### YOUR INSTRUCTIONS
From top to bottom, return the records that follow exactly.

(Beginning of DATA SUPPLIED)

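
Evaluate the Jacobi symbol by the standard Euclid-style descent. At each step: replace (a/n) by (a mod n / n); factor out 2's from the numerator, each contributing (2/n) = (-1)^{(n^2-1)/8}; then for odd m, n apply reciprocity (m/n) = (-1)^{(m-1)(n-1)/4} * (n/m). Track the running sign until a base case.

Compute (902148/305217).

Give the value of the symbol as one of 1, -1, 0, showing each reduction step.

(902148/305217): 902148 mod 305217 = 291714, so (902148/305217) = (291714/305217)
factor out 2^1: 291714 = 2^1·145857; with 305217 mod 8 = 1, (2/305217) = +1; sign now +1; continue with (145857/305217)
flip (145857/305217) -> (305217/145857): both odd, 145857 mod 4 = 1, 305217 mod 4 = 1, so the flip contributes +1; sign now +1
(305217/145857): 305217 mod 145857 = 13503, so (305217/145857) = (13503/145857)
flip (13503/145857) -> (145857/13503): both odd, 13503 mod 4 = 3, 145857 mod 4 = 1, so the flip contributes +1; sign now +1
(145857/13503): 145857 mod 13503 = 10827, so (145857/13503) = (10827/13503)
flip (10827/13503) -> (13503/10827): both odd, 10827 mod 4 = 3, 13503 mod 4 = 3, so the flip contributes -1; sign now -1
(13503/10827): 13503 mod 10827 = 2676, so (13503/10827) = (2676/10827)
factor out 2^2: 2676 = 2^2·669; with 10827 mod 8 = 3, (2/10827) = -1; sign now -1; continue with (669/10827)
flip (669/10827) -> (10827/669): both odd, 669 mod 4 = 1, 10827 mod 4 = 3, so the flip contributes +1; sign now -1
(10827/669): 10827 mod 669 = 123, so (10827/669) = (123/669)
flip (123/669) -> (669/123): both odd, 123 mod 4 = 3, 669 mod 4 = 1, so the flip contributes +1; sign now -1
(669/123): 669 mod 123 = 54, so (669/123) = (54/123)
factor out 2^1: 54 = 2^1·27; with 123 mod 8 = 3, (2/123) = -1; sign now +1; continue with (27/123)
flip (27/123) -> (123/27): both odd, 27 mod 4 = 3, 123 mod 4 = 3, so the flip contributes -1; sign now -1
(123/27): 123 mod 27 = 15, so (123/27) = (15/27)
flip (15/27) -> (27/15): both odd, 15 mod 4 = 3, 27 mod 4 = 3, so the flip contributes -1; sign now +1
(27/15): 27 mod 15 = 12, so (27/15) = (12/15)
factor out 2^2: 12 = 2^2·3; with 15 mod 8 = 7, (2/15) = +1; sign now +1; continue with (3/15)
flip (3/15) -> (15/3): both odd, 3 mod 4 = 3, 15 mod 4 = 3, so the flip contributes -1; sign now -1
(15/3): 15 mod 3 = 0, so (15/3) = (0/3)
reached (0/3); gcd(a, n) > 1, so (0/3) = 0 and the symbol is 0

0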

(End of DATA SUPPLIED)

### RESULT FOR THIS EXERCISE
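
Evaluate the Jacobi symbol by the standard Euclid-style descent. At each step: replace (a/n) by (a mod n / n); factor out 2's from the numerator, each contributing (2/n) = (-1)^{(n^2-1)/8}; then for odd m, n apply reciprocity (m/n) = (-1)^{(m-1)(n-1)/4} * (n/m). Track the running sign until a base case.

Compute (902148/305217).

Give the value of the symbol as one of 1, -1, 0, showing each reduction step.

(902148/305217): 902148 mod 305217 = 291714, so (902148/305217) = (291714/305217)
factor out 2^1: 291714 = 2^1·145857; with 305217 mod 8 = 1, (2/305217) = +1; sign now +1; continue with (145857/305217)
flip (145857/305217) -> (305217/145857): both odd, 145857 mod 4 = 1, 305217 mod 4 = 1, so the flip contributes +1; sign now +1
(305217/145857): 305217 mod 145857 = 13503, so (305217/145857) = (13503/145857)
flip (13503/145857) -> (145857/13503): both odd, 13503 mod 4 = 3, 145857 mod 4 = 1, so the flip contributes +1; sign now +1
(145857/13503): 145857 mod 13503 = 10827, so (145857/13503) = (10827/13503)
flip (10827/13503) -> (13503/10827): both odd, 10827 mod 4 = 3, 13503 mod 4 = 3, so the flip contributes -1; sign now -1
(13503/10827): 13503 mod 10827 = 2676, so (13503/10827) = (2676/10827)
factor out 2^2: 2676 = 2^2·669; with 10827 mod 8 = 3, (2/10827) = -1; sign now -1; continue with (669/10827)
flip (669/10827) -> (10827/669): both odd, 669 mod 4 = 1, 10827 mod 4 = 3, so the flip contributes +1; sign now -1
(10827/669): 10827 mod 669 = 123, so (10827/669) = (123/669)
flip (123/669) -> (669/123): both odd, 123 mod 4 = 3, 669 mod 4 = 1, so the flip contributes +1; sign now -1
(669/123): 669 mod 123 = 54, so (669/123) = (54/123)
factor out 2^1: 54 = 2^1·27; with 123 mod 8 = 3, (2/123) = -1; sign now +1; continue with (27/123)
flip (27/123) -> (123/27): both odd, 27 mod 4 = 3, 123 mod 4 = 3, so the flip contributes -1; sign now -1
(123/27): 123 mod 27 = 15, so (123/27) = (15/27)
flip (15/27) -> (27/15): both odd, 15 mod 4 = 3, 27 mod 4 = 3, so the flip contributes -1; sign now +1
(27/15): 27 mod 15 = 12, so (27/15) = (12/15)
factor out 2^2: 12 = 2^2·3; with 15 mod 8 = 7, (2/15) = +1; sign now +1; continue with (3/15)
flip (3/15) -> (15/3): both odd, 3 mod 4 = 3, 15 mod 4 = 3, so the flip contributes -1; sign now -1
(15/3): 15 mod 3 = 0, so (15/3) = (0/3)
reached (0/3); gcd(a, n) > 1, so (0/3) = 0 and the symbol is 0

0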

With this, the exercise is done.